Instructions for the task ▸ Begin with the first line of the entries below and reproduce each line exactly, ending with the line that holds "4. n becomes".

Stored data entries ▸
BEGIN

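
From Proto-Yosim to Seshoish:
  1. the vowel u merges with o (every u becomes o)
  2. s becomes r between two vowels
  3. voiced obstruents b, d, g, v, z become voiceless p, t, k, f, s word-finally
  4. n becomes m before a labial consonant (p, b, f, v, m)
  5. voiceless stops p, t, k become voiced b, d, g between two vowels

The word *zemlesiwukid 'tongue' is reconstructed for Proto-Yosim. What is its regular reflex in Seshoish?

Seshoish: *zemlesiwukid > zemlesiwokid > zemleriwokid > zemleriwokit > zemleriwogit  (by vowel merger, rhotacism, final devoicing, intervocalic voicing)

zemleriwogit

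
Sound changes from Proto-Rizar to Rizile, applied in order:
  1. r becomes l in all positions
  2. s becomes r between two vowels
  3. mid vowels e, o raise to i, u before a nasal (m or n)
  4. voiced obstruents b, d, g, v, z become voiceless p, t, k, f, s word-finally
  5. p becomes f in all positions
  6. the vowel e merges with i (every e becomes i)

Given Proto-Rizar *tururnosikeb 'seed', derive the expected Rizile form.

tululnorikif

Rizile: *tururnosikeb > tululnosikeb > tululnorikeb > tululnorikep > tululnorikef > tululnorikif  (by unconditioned shift, rhotacism, final devoicing, unconditioned shift, vowel merger)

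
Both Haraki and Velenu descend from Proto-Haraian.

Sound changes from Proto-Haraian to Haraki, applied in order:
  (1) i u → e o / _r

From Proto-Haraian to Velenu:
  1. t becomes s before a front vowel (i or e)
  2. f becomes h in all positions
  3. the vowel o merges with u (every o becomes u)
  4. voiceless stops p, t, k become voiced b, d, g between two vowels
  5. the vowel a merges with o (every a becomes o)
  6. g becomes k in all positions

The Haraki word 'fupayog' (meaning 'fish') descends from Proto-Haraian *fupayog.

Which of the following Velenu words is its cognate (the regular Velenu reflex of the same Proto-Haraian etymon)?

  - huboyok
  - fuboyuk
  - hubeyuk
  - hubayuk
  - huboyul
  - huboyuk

huboyuk

Velenu: *fupayog
  fupayog (rule 1 does not apply)
  fupayog → hupayog   [unconditioned shift]
  hupayog → hupayug   [vowel merger]
  hupayug → hubayug   [intervocalic voicing]
  hubayug → huboyug   [vowel merger]
  huboyug → huboyuk   [unconditioned shift]
  giving Velenu huboyuk.
Among the options, 'huboyuk' alone shows every Velenu change applied in order.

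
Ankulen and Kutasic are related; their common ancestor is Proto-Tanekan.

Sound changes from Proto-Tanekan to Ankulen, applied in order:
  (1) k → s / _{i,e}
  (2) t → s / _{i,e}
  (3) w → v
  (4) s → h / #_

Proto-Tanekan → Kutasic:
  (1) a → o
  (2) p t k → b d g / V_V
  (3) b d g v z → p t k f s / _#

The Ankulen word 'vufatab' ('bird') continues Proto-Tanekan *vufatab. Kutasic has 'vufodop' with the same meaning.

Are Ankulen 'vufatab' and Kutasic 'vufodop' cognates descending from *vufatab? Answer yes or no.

Derive the expected Kutasic reflex of *vufatab:
Kutasic: start from *vufatab.
  rule 1 (vowel merger): vufatab → vufotob
  rule 2 (intervocalic voicing): vufotob → vufodob
  rule 3 (final devoicing): vufodob → vufodop
  ⇒ Kutasic vufodop
Kutasic 'vufodop' matches the regular reflex exactly, so the pair is cognate.

yes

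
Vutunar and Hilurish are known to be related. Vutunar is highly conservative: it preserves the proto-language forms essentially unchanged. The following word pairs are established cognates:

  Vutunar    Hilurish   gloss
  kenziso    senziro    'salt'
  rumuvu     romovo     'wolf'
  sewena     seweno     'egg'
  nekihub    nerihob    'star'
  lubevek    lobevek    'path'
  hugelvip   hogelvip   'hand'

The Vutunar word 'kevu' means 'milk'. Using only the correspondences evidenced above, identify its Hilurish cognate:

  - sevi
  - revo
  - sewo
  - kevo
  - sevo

kenziso ~ senziro — Vutunar k corresponds to Hilurish s word-initially before a front vowel.
rumuvu ~ romovo — Vutunar u corresponds to Hilurish o word-finally.
Applying these to Vutunar 'kevu':
  kevu → sevu   (k→s word-initially before a front vowel)
  sevu → sevo   (u→o word-finally)
So the Hilurish cognate is 'sevo'.

sevo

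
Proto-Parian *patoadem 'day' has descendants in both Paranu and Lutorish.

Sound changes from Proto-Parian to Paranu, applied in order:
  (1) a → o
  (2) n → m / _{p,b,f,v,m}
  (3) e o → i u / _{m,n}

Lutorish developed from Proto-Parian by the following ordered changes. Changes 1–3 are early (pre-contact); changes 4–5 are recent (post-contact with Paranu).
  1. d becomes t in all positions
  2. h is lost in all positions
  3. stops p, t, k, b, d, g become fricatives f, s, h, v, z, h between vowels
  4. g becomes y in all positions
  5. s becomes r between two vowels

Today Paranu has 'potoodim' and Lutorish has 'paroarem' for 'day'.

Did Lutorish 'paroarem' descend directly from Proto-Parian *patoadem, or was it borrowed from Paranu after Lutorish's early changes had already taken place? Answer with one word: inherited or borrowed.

inherited

If inherited, *patoadem would pass through all of Lutorish's changes:
Lutorish: *patoadem > patoatem > pasoasem > paroarem  (by unconditioned shift, intervocalic lenition, rhotacism)
If borrowed from Paranu 'potoodim' after the early changes, it would undergo only the recent ones:
  rule 4 (unconditioned shift): no change (potoodim)
  rule 5 (rhotacism): no change (potoodim)
  ⇒ as a loan: potoodim
Lutorish 'paroarem' matches the inherited outcome exactly, so it is an inherited cognate, not a loan.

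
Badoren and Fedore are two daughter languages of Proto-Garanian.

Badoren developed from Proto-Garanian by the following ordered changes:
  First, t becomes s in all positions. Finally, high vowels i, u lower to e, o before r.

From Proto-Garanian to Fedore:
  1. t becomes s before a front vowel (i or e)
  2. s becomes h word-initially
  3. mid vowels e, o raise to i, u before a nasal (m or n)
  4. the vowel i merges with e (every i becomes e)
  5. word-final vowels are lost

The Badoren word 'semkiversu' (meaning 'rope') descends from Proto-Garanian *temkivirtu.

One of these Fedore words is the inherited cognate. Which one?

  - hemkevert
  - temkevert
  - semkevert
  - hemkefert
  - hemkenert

hemkevert

Fedore: *temkivirtu
  temkivirtu → semkivirtu   [palatalisation]
  semkivirtu → hemkivirtu   [debuccalisation]
  hemkivirtu → himkivirtu   [pre-nasal raising]
  himkivirtu → hemkevertu   [vowel merger]
  hemkevertu → hemkevert   [apocope]
  giving Fedore hemkevert.
Only 'hemkevert' matches the regular Fedore development of *temkivirtu.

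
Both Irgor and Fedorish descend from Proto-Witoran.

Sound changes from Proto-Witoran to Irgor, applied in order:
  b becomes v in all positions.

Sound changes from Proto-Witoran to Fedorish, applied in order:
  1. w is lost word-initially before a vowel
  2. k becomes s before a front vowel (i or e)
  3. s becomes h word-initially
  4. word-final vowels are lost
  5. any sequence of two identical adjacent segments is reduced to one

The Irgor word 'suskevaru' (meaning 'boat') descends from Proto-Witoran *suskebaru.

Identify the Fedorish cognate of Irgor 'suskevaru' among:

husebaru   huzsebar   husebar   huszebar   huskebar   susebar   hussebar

Fedorish: *suskebaru > sussebaru > hussebaru > hussebar > husebar  (by palatalisation, debuccalisation, apocope, degemination)
The other candidates each miss or misapply at least one Fedorish change.

husebar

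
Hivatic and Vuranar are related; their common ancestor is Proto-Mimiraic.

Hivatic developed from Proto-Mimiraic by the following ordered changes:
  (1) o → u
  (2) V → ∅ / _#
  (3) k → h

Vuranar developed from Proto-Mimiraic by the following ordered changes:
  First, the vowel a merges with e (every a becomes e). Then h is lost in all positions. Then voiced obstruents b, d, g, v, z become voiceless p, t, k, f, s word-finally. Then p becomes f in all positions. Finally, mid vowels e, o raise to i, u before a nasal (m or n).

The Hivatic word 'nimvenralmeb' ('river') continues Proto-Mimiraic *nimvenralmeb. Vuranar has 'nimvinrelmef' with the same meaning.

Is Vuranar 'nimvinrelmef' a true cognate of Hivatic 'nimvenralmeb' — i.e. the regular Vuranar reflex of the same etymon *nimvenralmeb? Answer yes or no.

yes

Derive the expected Vuranar reflex of *nimvenralmeb:
Vuranar: *nimvenralmeb
  nimvenralmeb → nimvenrelmeb   [vowel merger]
  nimvenrelmeb (rule 2 does not apply)
  nimvenrelmeb → nimvenrelmep   [final devoicing]
  nimvenrelmep → nimvenrelmef   [unconditioned shift]
  nimvenrelmef → nimvinrelmef   [pre-nasal raising]
  giving Vuranar nimvinrelmef.
Vuranar 'nimvinrelmef' matches the regular reflex exactly, so the pair is cognate.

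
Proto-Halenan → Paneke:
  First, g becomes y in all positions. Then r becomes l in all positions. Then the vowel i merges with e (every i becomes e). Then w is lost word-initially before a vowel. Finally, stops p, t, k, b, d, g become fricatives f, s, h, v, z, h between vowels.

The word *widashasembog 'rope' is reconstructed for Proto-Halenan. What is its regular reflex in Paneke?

ezashasemboy

Paneke: *widashasembog > widashasemboy > wedashasemboy > edashasemboy > ezashasemboy  (by unconditioned shift, vowel merger, glide loss, intervocalic lenition)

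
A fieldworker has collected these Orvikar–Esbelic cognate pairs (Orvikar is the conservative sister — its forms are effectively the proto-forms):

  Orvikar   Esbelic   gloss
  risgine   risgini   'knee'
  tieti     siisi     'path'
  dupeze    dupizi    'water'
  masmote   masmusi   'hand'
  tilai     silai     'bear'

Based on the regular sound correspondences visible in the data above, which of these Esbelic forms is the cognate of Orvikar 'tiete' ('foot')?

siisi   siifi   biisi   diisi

siisi

tieti ~ siisi, tilai ~ silai — Orvikar t corresponds to Esbelic s word-initially before a front vowel.
tieti ~ siisi — Orvikar e corresponds to Esbelic i after a vowel, before a consonant other than r, m, n, p, b, f, v.
masmote ~ masmusi — Orvikar t corresponds to Esbelic s between vowels (before a front vowel).
risgine ~ risgini, dupeze ~ dupizi — Orvikar e corresponds to Esbelic i word-finally.
Applying these to Orvikar 'tiete':
  tiete → siete   (t→s word-initially before a front vowel)
  siete → siite   (e→i after a vowel, before a consonant other than r, m, n, p, b, f, v)
  siite → siise   (t→s between vowels (before a front vowel))
  siise → siisi   (e→i word-finally)
So the Esbelic cognate is 'siisi'.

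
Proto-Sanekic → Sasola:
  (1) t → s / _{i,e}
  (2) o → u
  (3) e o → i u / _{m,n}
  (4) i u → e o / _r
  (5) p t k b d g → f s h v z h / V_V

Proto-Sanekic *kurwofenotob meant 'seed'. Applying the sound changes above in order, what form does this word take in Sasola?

Sasola: *kurwofenotob > kurwufenutub > kurwufinutub > korwufinutub > korwufinusub  (by vowel merger, pre-nasal raising, pre-rhotic lowering, intervocalic lenition)

korwufinusub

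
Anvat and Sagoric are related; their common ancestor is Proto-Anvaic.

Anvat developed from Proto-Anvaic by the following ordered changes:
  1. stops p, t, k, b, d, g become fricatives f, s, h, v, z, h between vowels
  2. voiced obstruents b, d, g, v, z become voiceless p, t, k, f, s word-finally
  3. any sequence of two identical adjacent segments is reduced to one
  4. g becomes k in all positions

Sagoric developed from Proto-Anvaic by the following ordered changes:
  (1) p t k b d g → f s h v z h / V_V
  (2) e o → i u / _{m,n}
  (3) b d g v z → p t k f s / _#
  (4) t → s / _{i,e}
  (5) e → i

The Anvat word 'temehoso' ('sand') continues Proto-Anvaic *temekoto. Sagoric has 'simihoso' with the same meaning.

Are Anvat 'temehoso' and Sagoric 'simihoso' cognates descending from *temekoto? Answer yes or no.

Derive the expected Sagoric reflex of *temekoto:
Sagoric: *temekoto
  temekoto → temehoso   [intervocalic lenition]
  temehoso → timehoso   [pre-nasal raising]
  timehoso (rule 3 does not apply)
  timehoso → simehoso   [palatalisation]
  simehoso → simihoso   [vowel merger]
  giving Sagoric simihoso.
Sagoric 'simihoso' matches the regular reflex exactly, so the pair is cognate.

yes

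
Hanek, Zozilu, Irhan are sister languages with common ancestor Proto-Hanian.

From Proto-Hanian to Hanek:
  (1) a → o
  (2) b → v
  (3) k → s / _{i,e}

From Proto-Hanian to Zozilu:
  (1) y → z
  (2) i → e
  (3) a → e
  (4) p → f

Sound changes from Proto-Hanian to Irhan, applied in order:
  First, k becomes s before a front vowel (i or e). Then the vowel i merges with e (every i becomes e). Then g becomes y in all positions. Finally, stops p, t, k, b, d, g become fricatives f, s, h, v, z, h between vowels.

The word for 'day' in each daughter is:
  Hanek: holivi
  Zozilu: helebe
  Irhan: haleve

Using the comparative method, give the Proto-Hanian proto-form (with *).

*halibi

Position 5: Hanek has v, Zozilu has b, Irhan has v. Zozilu preserves b here (none of its changes turn any other segment into b), so the proto-segment is *b.
Position 2: Hanek has o, Zozilu has e, Irhan has a. Irhan preserves a here (none of its changes turn any other segment into a), so the proto-segment is *a.
Position 4: Hanek has i, Zozilu has e, Irhan has e. Hanek preserves i here (none of its changes turn any other segment into i), so the proto-segment is *i.
This points to *halibi. Verify forward in each daughter:
Hanek: *halibi > holibi > holivi  (by vowel merger, unconditioned shift)
Zozilu: *halibi > halebe > helebe  (by vowel merger, vowel merger)
Irhan: *halibi
  halibi (rule 1 does not apply)
  halibi → halebe   [vowel merger]
  halebe (rule 3 does not apply)
  halebe → haleve   [intervocalic lenition]
  giving Irhan haleve.
Only *halibi yields all of Hanek holivi, Zozilu helebe, Irhan haleve.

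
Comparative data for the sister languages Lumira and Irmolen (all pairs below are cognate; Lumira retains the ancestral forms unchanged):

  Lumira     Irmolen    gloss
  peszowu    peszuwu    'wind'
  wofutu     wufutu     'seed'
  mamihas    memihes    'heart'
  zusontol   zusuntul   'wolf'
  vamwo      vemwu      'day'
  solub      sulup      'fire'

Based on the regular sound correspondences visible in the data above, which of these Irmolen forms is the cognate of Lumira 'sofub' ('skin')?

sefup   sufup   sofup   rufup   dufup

wofutu ~ wufutu — Lumira o corresponds to Irmolen u after a consonant, before a labial obstruent.
solub ~ sulup — Lumira b corresponds to Irmolen p word-finally.
Applying these to Lumira 'sofub':
  sofub → sufub   (o→u after a consonant, before a labial obstruent)
  sufub → sufup   (b→p word-finally)
So the Irmolen cognate is 'sufup'.

sufup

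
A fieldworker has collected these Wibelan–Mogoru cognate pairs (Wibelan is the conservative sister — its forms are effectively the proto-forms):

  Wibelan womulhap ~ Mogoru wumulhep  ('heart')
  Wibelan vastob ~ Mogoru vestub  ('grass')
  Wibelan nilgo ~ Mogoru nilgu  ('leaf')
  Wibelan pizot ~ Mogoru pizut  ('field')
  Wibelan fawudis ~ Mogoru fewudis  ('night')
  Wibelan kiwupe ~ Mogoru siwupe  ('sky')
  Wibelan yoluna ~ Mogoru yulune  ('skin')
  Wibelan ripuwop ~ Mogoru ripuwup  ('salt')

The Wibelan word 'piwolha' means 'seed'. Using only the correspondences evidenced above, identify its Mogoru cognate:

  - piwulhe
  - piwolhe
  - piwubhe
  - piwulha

piwulhe

pizot ~ pizut, yoluna ~ yulune — Wibelan o corresponds to Mogoru u after a consonant, before a consonant other than r, m, n, p, b, f, v.
yoluna ~ yulune — Wibelan a corresponds to Mogoru e word-finally.
Applying these to Wibelan 'piwolha':
  piwolha → piwulha   (o→u after a consonant, before a consonant other than r, m, n, p, b, f, v)
  piwulha → piwulhe   (a→e word-finally)
So the Mogoru cognate is 'piwulhe'.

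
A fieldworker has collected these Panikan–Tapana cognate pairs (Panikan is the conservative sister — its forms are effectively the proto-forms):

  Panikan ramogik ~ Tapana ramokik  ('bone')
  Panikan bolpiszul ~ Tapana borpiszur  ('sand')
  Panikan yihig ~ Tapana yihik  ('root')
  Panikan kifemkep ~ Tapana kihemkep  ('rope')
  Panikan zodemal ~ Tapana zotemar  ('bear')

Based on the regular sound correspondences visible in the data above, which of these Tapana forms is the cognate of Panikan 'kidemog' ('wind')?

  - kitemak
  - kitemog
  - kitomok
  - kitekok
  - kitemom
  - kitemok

kitemok

zodemal ~ zotemar — Panikan d corresponds to Tapana t between vowels (before a front vowel).
yihig ~ yihik — Panikan g corresponds to Tapana k word-finally.
Applying these to Panikan 'kidemog':
  kidemog → kitemog   (d→t between vowels (before a front vowel))
  kitemog → kitemok   (g→k word-finally)
So the Tapana cognate is 'kitemok'.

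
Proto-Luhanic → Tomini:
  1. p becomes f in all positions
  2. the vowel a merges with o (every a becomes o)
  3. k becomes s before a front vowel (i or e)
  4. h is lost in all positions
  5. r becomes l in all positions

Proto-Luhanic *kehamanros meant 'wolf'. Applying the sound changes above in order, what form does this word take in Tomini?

seomonlos

Tomini: start from *kehamanros.
  rule 1: no change — kehamanros
  rule 2 (vowel merger): kehamanros → kehomonros
  rule 3 (palatalisation): kehomonros → sehomonros
  rule 4 (h-loss): sehomonros → seomonros
  rule 5 (unconditioned shift): seomonros → seomonlos
  ⇒ Tomini seomonlos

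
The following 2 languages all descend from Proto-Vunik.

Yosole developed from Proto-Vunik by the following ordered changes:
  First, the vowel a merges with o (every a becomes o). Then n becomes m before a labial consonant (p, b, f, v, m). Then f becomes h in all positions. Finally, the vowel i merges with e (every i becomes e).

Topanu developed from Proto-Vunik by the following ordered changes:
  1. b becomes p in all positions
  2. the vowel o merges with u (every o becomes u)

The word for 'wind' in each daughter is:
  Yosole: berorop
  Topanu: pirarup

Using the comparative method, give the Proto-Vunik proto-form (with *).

Position 4: Yosole has o, Topanu has a. Topanu preserves a here (none of its changes turn any other segment into a), so the proto-segment is *a.
Position 2: Yosole has e, Topanu has i. Topanu preserves i here (none of its changes turn any other segment into i), so the proto-segment is *i.
Position 6: Yosole has o, Topanu has u. Taking the neighbouring segments as reconstructed: Yosole o could go back to *a or *o; Topanu u could go back to *o or *u — the one source consistent with every daughter is *o.
Continuing position by position gives *birarop; check it forward:
Yosole: start from *birarop.
  rule 1 (vowel merger): birarop → birorop
  rule 2: no change — birorop
  rule 3: no change — birorop
  rule 4 (vowel merger): birorop → berorop
  ⇒ Yosole berorop
Topanu: *birarop
  birarop → pirarop   [unconditioned shift]
  pirarop → pirarup   [vowel merger]
  giving Topanu pirarup.
*birarop is the unique common source.

*birarop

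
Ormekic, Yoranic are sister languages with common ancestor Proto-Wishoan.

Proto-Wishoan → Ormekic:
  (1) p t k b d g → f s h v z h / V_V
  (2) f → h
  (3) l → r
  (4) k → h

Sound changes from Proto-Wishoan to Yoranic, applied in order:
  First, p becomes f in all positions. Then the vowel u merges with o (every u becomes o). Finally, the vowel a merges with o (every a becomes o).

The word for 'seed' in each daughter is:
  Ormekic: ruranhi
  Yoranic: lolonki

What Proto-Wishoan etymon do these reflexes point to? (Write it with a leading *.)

*lulanki

Position 6: Ormekic has h, Yoranic has k. Yoranic preserves k here (none of its changes turn any other segment into k), so the proto-segment is *k.
Position 1: Ormekic has r, Yoranic has l. Yoranic preserves l here (none of its changes turn any other segment into l), so the proto-segment is *l.
Position 3: Ormekic has r, Yoranic has l. Yoranic preserves l here (none of its changes turn any other segment into l), so the proto-segment is *l.
This points to *lulanki. Verify forward in each daughter:
Ormekic: start from *lulanki.
  rule 1: no change — lulanki
  rule 2: no change — lulanki
  rule 3 (unconditioned shift): lulanki → ruranki
  rule 4 (unconditioned shift): ruranki → ruranhi
  ⇒ Ormekic ruranhi
Yoranic: *lulanki
  lulanki (rule 1 does not apply)
  lulanki → lolanki   [vowel merger]
  lolanki → lolonki   [vowel merger]
  giving Yoranic lolonki.
Only *lulanki yields all of Ormekic ruranhi, Yoranic lolonki.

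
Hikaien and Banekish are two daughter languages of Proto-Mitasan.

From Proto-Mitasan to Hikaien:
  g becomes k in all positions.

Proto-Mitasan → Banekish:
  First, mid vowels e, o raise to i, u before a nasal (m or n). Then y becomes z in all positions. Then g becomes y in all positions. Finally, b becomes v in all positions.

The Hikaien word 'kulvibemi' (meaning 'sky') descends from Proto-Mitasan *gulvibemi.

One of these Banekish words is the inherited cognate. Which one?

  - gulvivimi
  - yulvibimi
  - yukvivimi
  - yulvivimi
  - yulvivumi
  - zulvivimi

Banekish: *gulvibemi
  gulvibemi → gulvibimi   [pre-nasal raising]
  gulvibimi (rule 2 does not apply)
  gulvibimi → yulvibimi   [unconditioned shift]
  yulvibimi → yulvivimi   [unconditioned shift]
  giving Banekish yulvivimi.
Only 'yulvivimi' matches the regular Banekish development of *gulvibemi.

yulvivimi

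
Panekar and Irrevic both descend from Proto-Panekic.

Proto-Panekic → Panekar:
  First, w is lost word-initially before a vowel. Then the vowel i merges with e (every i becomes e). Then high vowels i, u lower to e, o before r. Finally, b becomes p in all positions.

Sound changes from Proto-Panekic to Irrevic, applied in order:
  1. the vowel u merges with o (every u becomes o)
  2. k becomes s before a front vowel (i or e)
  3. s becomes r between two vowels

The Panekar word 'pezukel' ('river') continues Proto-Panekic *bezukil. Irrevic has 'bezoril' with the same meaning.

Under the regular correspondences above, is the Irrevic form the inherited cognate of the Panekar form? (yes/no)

yes

Derive the expected Irrevic reflex of *bezukil:
Irrevic: start from *bezukil.
  rule 1 (vowel merger): bezukil → bezokil
  rule 2 (palatalisation): bezokil → bezosil
  rule 3 (rhotacism): bezosil → bezoril
  ⇒ Irrevic bezoril
Irrevic 'bezoril' matches the regular reflex exactly, so the pair is cognate.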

END

Answer to this task ▸
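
From Proto-Yosim to Seshoish:
  1. the vowel u merges with o (every u becomes o)
  2. s becomes r between two vowels
  3. voiced obstruents b, d, g, v, z become voiceless p, t, k, f, s word-finally
  4. n becomes m before a labial consonant (p, b, f, v, m)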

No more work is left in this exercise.